**WORK TO BE COMPLETED:**
Every entry must be given again exactly as it is written.

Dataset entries
+ + +

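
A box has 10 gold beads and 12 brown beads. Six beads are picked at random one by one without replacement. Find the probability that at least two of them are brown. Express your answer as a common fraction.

309/323

Sum the hypergeometric tail for j = 2,…,6 brown beads.
Favorable = C(12,2)·C(10,4) + C(12,3)·C(10,3) + C(12,4)·C(10,2) + C(12,5)·C(10,1) + C(12,6)·C(10,0) = 71379; total = C(22,6) = 74613.
P = 71379/74613 = 309/323 ≈ 0.9567.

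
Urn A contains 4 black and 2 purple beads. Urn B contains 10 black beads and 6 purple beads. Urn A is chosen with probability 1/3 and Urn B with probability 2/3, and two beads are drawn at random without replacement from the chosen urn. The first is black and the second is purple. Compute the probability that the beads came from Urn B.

P(E | Urn A) = 4/15; P(E | Urn B) = 1/4.
P(E) = 1/3·4/15 + 2/3·1/4 = 23/90.
By Bayes' rule, P(Urn B | E) = 1/6 / 23/90 = 15/23 ≈ 0.6522.

15/23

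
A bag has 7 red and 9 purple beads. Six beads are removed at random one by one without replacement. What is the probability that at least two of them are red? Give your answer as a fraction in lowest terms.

503/572

Sum the hypergeometric tail for j = 2,…,6 red beads.
Favorable = C(7,2)·C(9,4) + C(7,3)·C(9,3) + C(7,4)·C(9,2) + C(7,5)·C(9,1) + C(7,6)·C(9,0) = 7042; total = C(16,6) = 8008.
P = 7042/8008 = 503/572 ≈ 0.8794.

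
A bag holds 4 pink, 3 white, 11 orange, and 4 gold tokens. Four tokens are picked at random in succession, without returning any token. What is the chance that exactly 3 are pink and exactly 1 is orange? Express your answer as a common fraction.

Unordered draws without replacement: count favorable combinations over C(22,4).
Favorable = C(4,3) · C(3,0) · C(11,1) · C(4,0) = 44; total = C(22,4) = 7315.
P = 44/7315 = 4/665 ≈ 0.0060.

4/665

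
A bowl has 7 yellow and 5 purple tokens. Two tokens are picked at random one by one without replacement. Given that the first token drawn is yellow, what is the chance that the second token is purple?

5/11

After removing 1 yellow, the bowl has 5 purple out of 11 remaining.
P(second is purple | given) = 5/11 ≈ 0.4545.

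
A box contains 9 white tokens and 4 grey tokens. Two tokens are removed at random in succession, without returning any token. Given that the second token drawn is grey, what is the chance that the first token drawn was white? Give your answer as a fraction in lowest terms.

P(first=white and the second token drawn is grey) = (9/13)·(4/12) = 3/13.
P(the second token drawn is grey) = Σ over first color = 3/13 + 1/13 = 4/13.
By Bayes, P(first=white | the second token drawn is grey) = 3/13 / 4/13 = 3/4 ≈ 0.7500.

3/4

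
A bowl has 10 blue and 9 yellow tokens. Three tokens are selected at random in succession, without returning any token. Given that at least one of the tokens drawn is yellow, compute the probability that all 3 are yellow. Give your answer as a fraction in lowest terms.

P(all 3 yellow) = C(9,3)/C(19,3) = 28/323; P(at least one yellow) = 1 − C(10,3)/C(19,3) = 283/323.
Since 'all 3 yellow' ⊆ 'at least one yellow', P(all 3 | at least one) = 28/323 / 283/323 = 28/283 ≈ 0.0989.

28/283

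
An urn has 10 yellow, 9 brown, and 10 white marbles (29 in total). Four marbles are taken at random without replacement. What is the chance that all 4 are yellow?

Unordered draws without replacement: count favorable combinations over C(29,4).
Favorable = C(10,4) · C(9,0) · C(10,0) = 210; total = C(29,4) = 23751.
P = 210/23751 = 10/1131 ≈ 0.0088.

10/1131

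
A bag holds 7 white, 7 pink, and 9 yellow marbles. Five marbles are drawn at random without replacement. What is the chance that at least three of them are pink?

Sum the hypergeometric tail for j = 3,…,5 pink marbles.
Favorable = C(7,3)·C(16,2) + C(7,4)·C(16,1) + C(7,5)·C(16,0) = 4781; total = C(23,5) = 33649.
P = 4781/33649 = 683/4807 ≈ 0.1421.

683/4807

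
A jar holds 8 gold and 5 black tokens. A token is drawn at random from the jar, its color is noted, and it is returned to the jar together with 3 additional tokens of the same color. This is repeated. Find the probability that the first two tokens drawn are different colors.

5/13

Either gold then black, or black then gold; after the first draw the total is 16.
P = (8/13)·(5/16) + (5/13)·(8/16) = 5/13 ≈ 0.3846.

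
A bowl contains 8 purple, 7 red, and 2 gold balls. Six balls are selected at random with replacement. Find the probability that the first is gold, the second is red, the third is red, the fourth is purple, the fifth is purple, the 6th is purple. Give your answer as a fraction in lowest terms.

Multiply the conditional probability of each draw in order, with replacement (the composition resets each draw).
P = (2/17) · (7/17) · (7/17) · (8/17) · (8/17) · (8/17) = 50176/24137569 ≈ 0.0021.

50176/24137569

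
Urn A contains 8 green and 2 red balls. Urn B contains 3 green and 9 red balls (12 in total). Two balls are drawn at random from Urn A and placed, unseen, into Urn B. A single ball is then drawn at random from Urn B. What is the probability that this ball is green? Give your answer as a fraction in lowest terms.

Condition on how many of the transferred balls are green (from Urn A: 8 green of 10; then Urn B has 14 total).
  0 green: C(8,0)C(2,2)/C(10,2) = 1/45; then P = 3/14
  1 green: C(8,1)C(2,1)/C(10,2) = 16/45; then P = 4/14
  2 green: C(8,2)C(2,0)/C(10,2) = 28/45; then P = 5/14
P(green from Urn B) = 23/70 ≈ 0.3286.

23/70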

+ + +

**RESULT:**
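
A box has 10 gold beads and 12 brown beads. Six beads are picked at random one by one without replacement. Find the probability that at least two of them are brown. Express your answer as a common fraction.

309/323

Sum the hypergeometric tail for j = 2,…,6 brown beads.
Favorable = C(12,2)·C(10,4) + C(12,3)·C(10,3) + C(12,4)·C(10,2) + C(12,5)·C(10,1) + C(12,6)·C(10,0) = 71379; total = C(22,6) = 74613.
P = 71379/74613 = 309/323 ≈ 0.9567.

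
Urn A contains 4 black and 2 purple beads. Urn B contains 10 black beads and 6 purple beads. Urn A is chosen with probability 1/3 and Urn B with probability 2/3, and two beads are drawn at random without replacement from the chosen urn. The first is black and the second is purple. Compute the probability that the beads came from Urn B.

P(E | Urn A) = 4/15; P(E | Urn B) = 1/4.
P(E) = 1/3·4/15 + 2/3·1/4 = 23/90.
By Bayes' rule, P(Urn B | E) = 1/6 / 23/90 = 15/23 ≈ 0.6522.

15/23

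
A bag has 7 red and 9 purple beads. Six beads are removed at random one by one without replacement. What is the probability that at least two of them are red? Give your answer as a fraction in lowest terms.

503/572

Sum the hypergeometric tail for j = 2,…,6 red beads.
Favorable = C(7,2)·C(9,4) + C(7,3)·C(9,3) + C(7,4)·C(9,2) + C(7,5)·C(9,1) + C(7,6)·C(9,0) = 7042; total = C(16,6) = 8008.
P = 7042/8008 = 503/572 ≈ 0.8794.

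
A bag holds 4 pink, 3 white, 11 orange, and 4 gold tokens. Four tokens are picked at random in succession, without returning any token. What is the chance that exactly 3 are pink and exactly 1 is orange? Express your answer as a common fraction.

Unordered draws without replacement: count favorable combinations over C(22,4).
Favorable = C(4,3) · C(3,0) · C(11,1) · C(4,0) = 44; total = C(22,4) = 7315.
P = 44/7315 = 4/665 ≈ 0.0060.

4/665

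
A bowl has 7 yellow and 5 purple tokens. Two tokens are picked at random one by one without replacement. Given that the first token drawn is yellow, what is the chance that the second token is purple?

5/11

After removing 1 yellow, the bowl has 5 purple out of 11 remaining.
P(second is purple | given) = 5/11 ≈ 0.4545.

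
A box contains 9 white tokens and 4 grey tokens. Two tokens are removed at random in succession, without returning any token. Given that the second token drawn is grey, what is the chance that the first token drawn was white? Give your answer as a fraction in lowest terms.

P(first=white and the second token drawn is grey) = (9/13)·(4/12) = 3/13.
P(the second token drawn is grey) = Σ over first color = 3/13 + 1/13 = 4/13.
By Bayes, P(first=white | the second token drawn is grey) = 3/13 / 4/13 = 3/4 ≈ 0.7500.

3/4

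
A bowl has 10 blue and 9 yellow tokens. Three tokens are selected at random in succession, without returning any token. Given that at least one of the tokens drawn is yellow, compute the probability that all 3 are yellow. Give your answer as a fraction in lowest terms.

P(all 3 yellow) = C(9,3)/C(19,3) = 28/323; P(at least one yellow) = 1 − C(10,3)/C(19,3) = 283/323.
Since 'all 3 yellow' ⊆ 'at least one yellow', P(all 3 | at least one) = 28/323 / 283/323 = 28/283 ≈ 0.0989.

28/283

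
An urn has 10 yellow, 9 brown, and 10 white marbles (29 in total). Four marbles are taken at random without replacement. What is the chance that all 4 are yellow?

Unordered draws without replacement: count favorable combinations over C(29,4).
Favorable = C(10,4) · C(9,0) · C(10,0) = 210; total = C(29,4) = 23751.
P = 210/23751 = 10/1131 ≈ 0.0088.

10/1131

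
A bag holds 7 white, 7 pink, and 9 yellow marbles. Five marbles are drawn at random without replacement. What is the chance that at least three of them are pink?

Sum the hypergeometric tail for j = 3,…,5 pink marbles.
Favorable = C(7,3)·C(16,2) + C(7,4)·C(16,1) + C(7,5)·C(16,0) = 4781; total = C(23,5) = 33649.
P = 4781/33649 = 683/4807 ≈ 0.1421.

683/4807

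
A jar holds 8 gold and 5 black tokens. A token is drawn at random from the jar, its color is noted, and it is returned to the jar together with 3 additional tokens of the same color. This is repeated. Find the probability that the first two tokens drawn are different colors.

5/13

Either gold then black, or black then gold; after the first draw the total is 16.
P = (8/13)·(5/16) + (5/13)·(8/16) = 5/13 ≈ 0.3846.

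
A bowl contains 8 purple, 7 red, and 2 gold balls. Six balls are selected at random with replacement. Find the probability that the first is gold, the second is red, the third is red, the fourth is purple, the fifth is purple, the 6th is purple. Give your answer as a fraction in lowest terms.

Multiply the conditional probability of each draw in order, with replacement (the composition resets each draw).
P = (2/17) · (7/17) · (7/17) · (8/17) · (8/17) · (8/17) = 50176/24137569 ≈ 0.0021.

50176/24137569

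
Urn A contains 8 green and 2 red balls. Urn B contains 3 green and 9 red balls (12 in total). Two balls are drawn at random from Urn A and placed, unseen, into Urn B. A single ball is then drawn at random from Urn B. What is the probability that this ball is green? Give your answer as a fraction in lowest terms.

Condition on how many of the transferred balls are green (from Urn A: 8 green of 10; then Urn B has 14 total).
  0 green: C(8,0)C(2,2)/C(10,2) = 1/45; then P = 3/14
  1 green: C(8,1)C(2,1)/C(10,2) = 16/45; then P = 4/14
  2 green: C(8,2)C(2,0)/C(10,2) = 28/45; then P = 5/14
P(green from Urn B) = 23/70 ≈ 0.3286.

23/70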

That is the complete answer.